— What you should do —
Only the lines from the line containing "A portfolio earned" to the end of the records, both included, belong in the answer, copied exactly.
Data Start Marker
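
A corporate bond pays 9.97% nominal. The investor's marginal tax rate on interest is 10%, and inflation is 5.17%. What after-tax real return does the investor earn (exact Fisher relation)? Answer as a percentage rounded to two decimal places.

3.62%

After-tax nominal return = 9.97% × (1 − 0.1) = 8.9730%.
1 + r = 1.08973 / 1.05170 = 1.036161
After-tax real rate = 1.036161 − 1 → 3.62%.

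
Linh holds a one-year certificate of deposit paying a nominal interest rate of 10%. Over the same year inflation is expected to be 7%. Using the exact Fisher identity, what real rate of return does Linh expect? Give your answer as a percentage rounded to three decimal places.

1 + r = 1.10000 / 1.07000 = 1.028037
r = 1.028037 − 1 = 2.8037%, i.e. 2.804%.

2.804%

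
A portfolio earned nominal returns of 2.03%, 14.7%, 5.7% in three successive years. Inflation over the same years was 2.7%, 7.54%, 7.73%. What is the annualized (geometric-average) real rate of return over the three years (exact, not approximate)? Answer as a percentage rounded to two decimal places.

Compound the nominal returns: 1.0203 × 1.1470 × 1.0570 = 1.23699029.
Compound inflation: 1.0270 × 1.0754 × 1.0773 = 1.18980869.
Deflate: 1.23699029 / 1.18980869 = 1.03965478.
Annualized real rate = 1.03965478^(1/3) − 1 = 1.3047% → 1.30%.

1.30%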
Data End Marker
— Solution below —
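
A portfolio earned nominal returns of 2.03%, 14.7%, 5.7% in three successive years. Inflation over the same years was 2.7%, 7.54%, 7.73%. What is the annualized (geometric-average) real rate of return over the three years (exact, not approximate)? Answer as a percentage rounded to two decimal places.

Compound the nominal returns: 1.0203 × 1.1470 × 1.0570 = 1.23699029.
Compound inflation: 1.0270 × 1.0754 × 1.0773 = 1.18980869.
Deflate: 1.23699029 / 1.18980869 = 1.03965478.
Annualized real rate = 1.03965478^(1/3) − 1 = 1.3047% → 1.30%.

1.30%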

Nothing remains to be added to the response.